## EXERCISE INPUTS
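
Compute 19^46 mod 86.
31

Repeated squaring. Binary of 46 = 101110.
19^1 ≡ 19 (mod 86); 19^2 ≡ 17 (mod 86); 19^4 ≡ 31 (mod 86); 19^8 ≡ 15 (mod 86); 19^16 ≡ 53 (mod 86); 19^32 ≡ 57 (mod 86)
19^46 = 19^2 × 19^4 × 19^8 × 19^32 ≡ 31 (mod 86)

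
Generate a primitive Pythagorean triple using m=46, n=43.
(267, 3956, 3965)

Euclid's formula: a = m² - n², b = 2mn, c = m² + n²
m = 46, n = 43
a = 46² - 43² = 2116 - 1849 = 267
b = 2 × 46 × 43 = 3956
c = 46² + 43² = 2116 + 1849 = 3965
Verification: 267² + 3956² = 71289 + 15649936 = 15721225 = 3965² ✓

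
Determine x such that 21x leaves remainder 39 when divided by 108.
x ≡ 7 (mod 36)

gcd(21, 108) = 3, which divides 39, so solutions exist.
Divide through by 3: 7x ≡ 13 (mod 36).
Find 7^(-1) mod 36 by the extended Euclidean algorithm:
36 = 5 × 7 + 1  ⟹  1 = (1)·36 + (-5)·7
So (-5)·7 ≡ 1 (mod 36), i.e. 7^(-1) ≡ -5 ≡ 31 (mod 36).
x ≡ 31 × 13 = 403 ≡ 7 (mod 36).
Check: 21 × 7 = 147 ≡ 39 (mod 108).
x ≡ 7 (mod 36), giving 3 solutions mod 108.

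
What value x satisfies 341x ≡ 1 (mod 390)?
191

gcd(341, 390) = 1, so the inverse exists.
Extended Euclidean algorithm on (390, 341):
390 = 1 × 341 + 49  ⟹  49 = (1)·390 + (-1)·341
341 = 6 × 49 + 47  ⟹  47 = (-6)·390 + (7)·341
49 = 1 × 47 + 2  ⟹  2 = (7)·390 + (-8)·341
47 = 23 × 2 + 1  ⟹  1 = (-167)·390 + (191)·341
So (191)·341 ≡ 1 (mod 390), i.e. 341^(-1) ≡ 191 (mod 390).
Check: 341 × 191 = 65131 ≡ 1 (mod 390)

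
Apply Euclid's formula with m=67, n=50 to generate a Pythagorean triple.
(1989, 6700, 6989)

Euclid's formula: a = m² - n², b = 2mn, c = m² + n²
m = 67, n = 50
a = 67² - 50² = 4489 - 2500 = 1989
b = 2 × 67 × 50 = 6700
c = 67² + 50² = 4489 + 2500 = 6989
Verification: 1989² + 6700² = 3956121 + 44890000 = 48846121 = 6989² ✓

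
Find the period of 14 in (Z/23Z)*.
22

23 is prime, so ord(14) divides φ(23) = 22.
Divisors of 22: 1, 2, 11, 22.
Repeated squaring: 14^1 ≡ 14, 14^2 ≡ 12, 14^4 ≡ 6, 14^8 ≡ 13, 14^16 ≡ 8 (mod 23).
Test 14^d mod 23 for each divisor d in increasing order:
14^1 ≡ 14
14^2 ≡ 12
14^11 = 14^8·14^2·14^1 ≡ 22
14^22 = 14^16·14^4·14^2 ≡ 1  ← first divisor giving 1
The order is 22.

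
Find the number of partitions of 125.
3163127352

p(n) counts ways to write n as a sum of positive integers (order ignored).
Euler's pentagonal recurrence: p(k) = p(k-1) + p(k-2) - p(k-5) - p(k-7) + p(k-12) + p(k-15) - ... (offsets j(3j∓1)/2, signs ++--, p(0)=1, p(<0)=0).
DP table for k = 0..124: p(0)=1, p(1)=1, p(2)=2, p(3)=3, p(4)=5, p(5)=7, p(6)=11, p(7)=15, p(8)=22, p(9)=30, p(10)=42, p(11)=56, p(12)=77, p(13)=101, p(14)=135, p(15)=176, p(16)=231, p(17)=297, p(18)=385, p(19)=490, p(20)=627, p(21)=792, p(22)=1002, p(23)=1255, p(24)=1575, p(25)=1958, p(26)=2436, p(27)=3010, p(28)=3718, p(29)=4565, p(30)=5604, p(31)=6842, p(32)=8349, p(33)=10143, p(34)=12310, p(35)=14883, p(36)=17977, p(37)=21637, p(38)=26015, p(39)=31185, p(40)=37338, p(41)=44583, p(42)=53174, p(43)=63261, p(44)=75175, p(45)=89134, p(46)=105558, p(47)=124754, p(48)=147273, p(49)=173525, p(50)=204226, p(51)=239943, p(52)=281589, p(53)=329931, p(54)=386155, p(55)=451276, p(56)=526823, p(57)=614154, p(58)=715220, p(59)=831820, p(60)=966467, p(61)=1121505, p(62)=1300156, p(63)=1505499, p(64)=1741630, p(65)=2012558, p(66)=2323520, p(67)=2679689, p(68)=3087735, p(69)=3554345, p(70)=4087968, p(71)=4697205, p(72)=5392783, p(73)=6185689, p(74)=7089500, p(75)=8118264, p(76)=9289091, p(77)=10619863, p(78)=12132164, p(79)=13848650, p(80)=15796476, p(81)=18004327, p(82)=20506255, p(83)=23338469, p(84)=26543660, p(85)=30167357, p(86)=34262962, p(87)=38887673, p(88)=44108109, p(89)=49995925, p(90)=56634173, p(91)=64112359, p(92)=72533807, p(93)=82010177, p(94)=92669720, p(95)=104651419, p(96)=118114304, p(97)=133230930, p(98)=150198136, p(99)=169229875, p(100)=190569292, p(101)=214481126, p(102)=241265379, p(103)=271248950, p(104)=304801365, p(105)=342325709, p(106)=384276336, p(107)=431149389, p(108)=483502844, p(109)=541946240, p(110)=607163746, p(111)=679903203, p(112)=761002156, p(113)=851376628, p(114)=952050665, p(115)=1064144451, p(116)=1188908248, p(117)=1327710076, p(118)=1482074143, p(119)=1653668665, p(120)=1844349560, p(121)=2056148051, p(122)=2291320912, p(123)=2552338241, p(124)=2841940500.
Final step: p(125) = p(124) + p(123) - p(120) - p(118) + p(113) + p(110) - p(103) - p(99) + p(90) + p(85) - p(74) - p(68) + p(55) + p(48) - p(33) - p(25) + p(8)
= 2841940500 + 2552338241 - 1844349560 - 1482074143 + 851376628 + 607163746 - 271248950 - 169229875 + 56634173 + 30167357 - 7089500 - 3087735 + 451276 + 147273 - 10143 - 1958 + 22
= 3163127352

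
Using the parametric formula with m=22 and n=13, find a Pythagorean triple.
(315, 572, 653)

Euclid's formula: a = m² - n², b = 2mn, c = m² + n²
m = 22, n = 13
a = 22² - 13² = 484 - 169 = 315
b = 2 × 22 × 13 = 572
c = 22² + 13² = 484 + 169 = 653
Verification: 315² + 572² = 99225 + 327184 = 426409 = 653² ✓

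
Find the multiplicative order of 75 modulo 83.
41

83 is prime, so ord(75) divides φ(83) = 82.
Divisors of 82: 1, 2, 41, 82.
Repeated squaring: 75^1 ≡ 75, 75^2 ≡ 64, 75^4 ≡ 29, 75^8 ≡ 11, 75^16 ≡ 38, 75^32 ≡ 33, 75^64 ≡ 10 (mod 83).
Test 75^d mod 83 for each divisor d in increasing order:
75^1 ≡ 75
75^2 ≡ 64
75^41 = 75^32·75^8·75^1 ≡ 1  ← first divisor giving 1
The order is 41.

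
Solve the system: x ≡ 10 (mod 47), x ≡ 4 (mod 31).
903

Using Chinese Remainder Theorem:
M = 47 × 31 = 1457
M1 = 31, M2 = 47
y1 = 31^(-1) mod 47 = 44
y2 = 47^(-1) mod 31 = 2
x = (10×31×44 + 4×47×2) mod 1457 = 903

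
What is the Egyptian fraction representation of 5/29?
1/6 + 1/174

Greedy algorithm:
5/29: ceiling(29/5) = 6, use 1/6
1/174: ceiling(174/1) = 174, use 1/174
Result: 5/29 = 1/6 + 1/174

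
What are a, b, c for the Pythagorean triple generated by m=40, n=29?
(759, 2320, 2441)

Euclid's formula: a = m² - n², b = 2mn, c = m² + n²
m = 40, n = 29
a = 40² - 29² = 1600 - 841 = 759
b = 2 × 40 × 29 = 2320
c = 40² + 29² = 1600 + 841 = 2441
Verification: 759² + 2320² = 576081 + 5382400 = 5958481 = 2441² ✓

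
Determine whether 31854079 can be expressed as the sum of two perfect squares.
Not possible

Factorization: 31854079 = 71^3 × 89
By Fermat: n is sum of two squares iff every prime p ≡ 3 (mod 4) appears to even power.
Prime(s) ≡ 3 (mod 4) with odd exponent: [(71, 3)]
Therefore 31854079 cannot be expressed as a² + b².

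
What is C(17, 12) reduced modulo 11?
6

Using Lucas' theorem:
Write n=17 and k=12 in base 11:
n in base 11: [1, 6]
k in base 11: [1, 1]
C(17,12) mod 11 = ∏ C(n_i, k_i) mod 11
Digit binomials (mod 11): C(1,1) = 1; C(6,1) = 6
Product: 1 × 6 = 6 ≡ 6 (mod 11)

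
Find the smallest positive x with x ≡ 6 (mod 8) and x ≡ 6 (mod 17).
6

Using Chinese Remainder Theorem:
M = 8 × 17 = 136
M1 = 17, M2 = 8
y1 = 17^(-1) mod 8 = 1
y2 = 8^(-1) mod 17 = 15
x = (6×17×1 + 6×8×15) mod 136 = 6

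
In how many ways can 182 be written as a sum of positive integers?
819876908323

p(n) counts ways to write n as a sum of positive integers (order ignored).
Euler's pentagonal recurrence: p(k) = p(k-1) + p(k-2) - p(k-5) - p(k-7) + p(k-12) + p(k-15) - ... (offsets j(3j∓1)/2, signs ++--, p(0)=1, p(<0)=0).
DP table for k = 0..181: p(0)=1, p(1)=1, p(2)=2, p(3)=3, p(4)=5, p(5)=7, p(6)=11, p(7)=15, p(8)=22, p(9)=30, p(10)=42, p(11)=56, p(12)=77, p(13)=101, p(14)=135, p(15)=176, p(16)=231, p(17)=297, p(18)=385, p(19)=490, p(20)=627, p(21)=792, p(22)=1002, p(23)=1255, p(24)=1575, p(25)=1958, p(26)=2436, p(27)=3010, p(28)=3718, p(29)=4565, p(30)=5604, p(31)=6842, p(32)=8349, p(33)=10143, p(34)=12310, p(35)=14883, p(36)=17977, p(37)=21637, p(38)=26015, p(39)=31185, p(40)=37338, p(41)=44583, p(42)=53174, p(43)=63261, p(44)=75175, p(45)=89134, p(46)=105558, p(47)=124754, p(48)=147273, p(49)=173525, p(50)=204226, p(51)=239943, p(52)=281589, p(53)=329931, p(54)=386155, p(55)=451276, p(56)=526823, p(57)=614154, p(58)=715220, p(59)=831820, p(60)=966467, p(61)=1121505, p(62)=1300156, p(63)=1505499, p(64)=1741630, p(65)=2012558, p(66)=2323520, p(67)=2679689, p(68)=3087735, p(69)=3554345, p(70)=4087968, p(71)=4697205, p(72)=5392783, p(73)=6185689, p(74)=7089500, p(75)=8118264, p(76)=9289091, p(77)=10619863, p(78)=12132164, p(79)=13848650, p(80)=15796476, p(81)=18004327, p(82)=20506255, p(83)=23338469, p(84)=26543660, p(85)=30167357, p(86)=34262962, p(87)=38887673, p(88)=44108109, p(89)=49995925, p(90)=56634173, p(91)=64112359, p(92)=72533807, p(93)=82010177, p(94)=92669720, p(95)=104651419, p(96)=118114304, p(97)=133230930, p(98)=150198136, p(99)=169229875, p(100)=190569292, p(101)=214481126, p(102)=241265379, p(103)=271248950, p(104)=304801365, p(105)=342325709, p(106)=384276336, p(107)=431149389, p(108)=483502844, p(109)=541946240, p(110)=607163746, p(111)=679903203, p(112)=761002156, p(113)=851376628, p(114)=952050665, p(115)=1064144451, p(116)=1188908248, p(117)=1327710076, p(118)=1482074143, p(119)=1653668665, p(120)=1844349560, p(121)=2056148051, p(122)=2291320912, p(123)=2552338241, p(124)=2841940500, p(125)=3163127352, p(126)=3519222692, p(127)=3913864295, p(128)=4351078600, p(129)=4835271870, p(130)=5371315400, p(131)=5964539504, p(132)=6620830889, p(133)=7346629512, p(134)=8149040695, p(135)=9035836076, p(136)=10015581680, p(137)=11097645016, p(138)=12292341831, p(139)=13610949895, p(140)=15065878135, p(141)=16670689208, p(142)=18440293320, p(143)=20390982757, p(144)=22540654445, p(145)=24908858009, p(146)=27517052599, p(147)=30388671978, p(148)=33549419497, p(149)=37027355200, p(150)=40853235313, p(151)=45060624582, p(152)=49686288421, p(153)=54770336324, p(154)=60356673280, p(155)=66493182097, p(156)=73232243759, p(157)=80630964769, p(158)=88751778802, p(159)=97662728555, p(160)=107438159466, p(161)=118159068427, p(162)=129913904637, p(163)=142798995930, p(164)=156919475295, p(165)=172389800255, p(166)=189334822579, p(167)=207890420102, p(168)=228204732751, p(169)=250438925115, p(170)=274768617130, p(171)=301384802048, p(172)=330495499613, p(173)=362326859895, p(174)=397125074750, p(175)=435157697830, p(176)=476715857290, p(177)=522115831195, p(178)=571701605655, p(179)=625846753120, p(180)=684957390936, p(181)=749474411781.
Final step: p(182) = p(181) + p(180) - p(177) - p(175) + p(170) + p(167) - p(160) - p(156) + p(147) + p(142) - p(131) - p(125) + p(112) + p(105) - p(90) - p(82) + p(65) + p(56) - p(37) - p(27) + p(6)
= 749474411781 + 684957390936 - 522115831195 - 435157697830 + 274768617130 + 207890420102 - 107438159466 - 73232243759 + 30388671978 + 18440293320 - 5964539504 - 3163127352 + 761002156 + 342325709 - 56634173 - 20506255 + 2012558 + 526823 - 21637 - 3010 + 11
= 819876908323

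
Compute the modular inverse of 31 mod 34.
11

gcd(31, 34) = 1, so the inverse exists.
Extended Euclidean algorithm on (34, 31):
34 = 1 × 31 + 3  ⟹  3 = (1)·34 + (-1)·31
31 = 10 × 3 + 1  ⟹  1 = (-10)·34 + (11)·31
So (11)·31 ≡ 1 (mod 34), i.e. 31^(-1) ≡ 11 (mod 34).
Check: 31 × 11 = 341 ≡ 1 (mod 34)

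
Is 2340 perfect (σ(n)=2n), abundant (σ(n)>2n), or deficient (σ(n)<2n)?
abundant

Proper divisors of 2340: sum = 1 + 2 + 3 + 4 + 5 + 6 + 9 + 10 + ... + 468 + 585 + 780 + 1170 (35 divisors) = 5304
Since 5304 > 2340, 2340 is abundant.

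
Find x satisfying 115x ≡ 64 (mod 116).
x ≡ 52 (mod 116)

gcd(115, 116) = 1, which divides 64, so solutions exist.
Find 115^(-1) mod 116 by the extended Euclidean algorithm:
116 = 1 × 115 + 1  ⟹  1 = (1)·116 + (-1)·115
So (-1)·115 ≡ 1 (mod 116), i.e. 115^(-1) ≡ -1 ≡ 115 (mod 116).
x ≡ 115 × 64 = 7360 ≡ 52 (mod 116).
Check: 115 × 52 = 5980 ≡ 64 (mod 116).
Unique solution: x ≡ 52 (mod 116)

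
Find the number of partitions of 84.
26543660

p(n) counts ways to write n as a sum of positive integers (order ignored).
Euler's pentagonal recurrence: p(k) = p(k-1) + p(k-2) - p(k-5) - p(k-7) + p(k-12) + p(k-15) - ... (offsets j(3j∓1)/2, signs ++--, p(0)=1, p(<0)=0).
DP table for k = 0..83: p(0)=1, p(1)=1, p(2)=2, p(3)=3, p(4)=5, p(5)=7, p(6)=11, p(7)=15, p(8)=22, p(9)=30, p(10)=42, p(11)=56, p(12)=77, p(13)=101, p(14)=135, p(15)=176, p(16)=231, p(17)=297, p(18)=385, p(19)=490, p(20)=627, p(21)=792, p(22)=1002, p(23)=1255, p(24)=1575, p(25)=1958, p(26)=2436, p(27)=3010, p(28)=3718, p(29)=4565, p(30)=5604, p(31)=6842, p(32)=8349, p(33)=10143, p(34)=12310, p(35)=14883, p(36)=17977, p(37)=21637, p(38)=26015, p(39)=31185, p(40)=37338, p(41)=44583, p(42)=53174, p(43)=63261, p(44)=75175, p(45)=89134, p(46)=105558, p(47)=124754, p(48)=147273, p(49)=173525, p(50)=204226, p(51)=239943, p(52)=281589, p(53)=329931, p(54)=386155, p(55)=451276, p(56)=526823, p(57)=614154, p(58)=715220, p(59)=831820, p(60)=966467, p(61)=1121505, p(62)=1300156, p(63)=1505499, p(64)=1741630, p(65)=2012558, p(66)=2323520, p(67)=2679689, p(68)=3087735, p(69)=3554345, p(70)=4087968, p(71)=4697205, p(72)=5392783, p(73)=6185689, p(74)=7089500, p(75)=8118264, p(76)=9289091, p(77)=10619863, p(78)=12132164, p(79)=13848650, p(80)=15796476, p(81)=18004327, p(82)=20506255, p(83)=23338469.
Final step: p(84) = p(83) + p(82) - p(79) - p(77) + p(72) + p(69) - p(62) - p(58) + p(49) + p(44) - p(33) - p(27) + p(14) + p(7)
= 23338469 + 20506255 - 13848650 - 10619863 + 5392783 + 3554345 - 1300156 - 715220 + 173525 + 75175 - 10143 - 3010 + 135 + 15
= 26543660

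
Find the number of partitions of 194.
2366022741845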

## TASK GOAL
Counting only lines with the word "Euclidean" in them, say how many there are in the entries above, with no other words.

## SOLUTION TO THIS TASK
4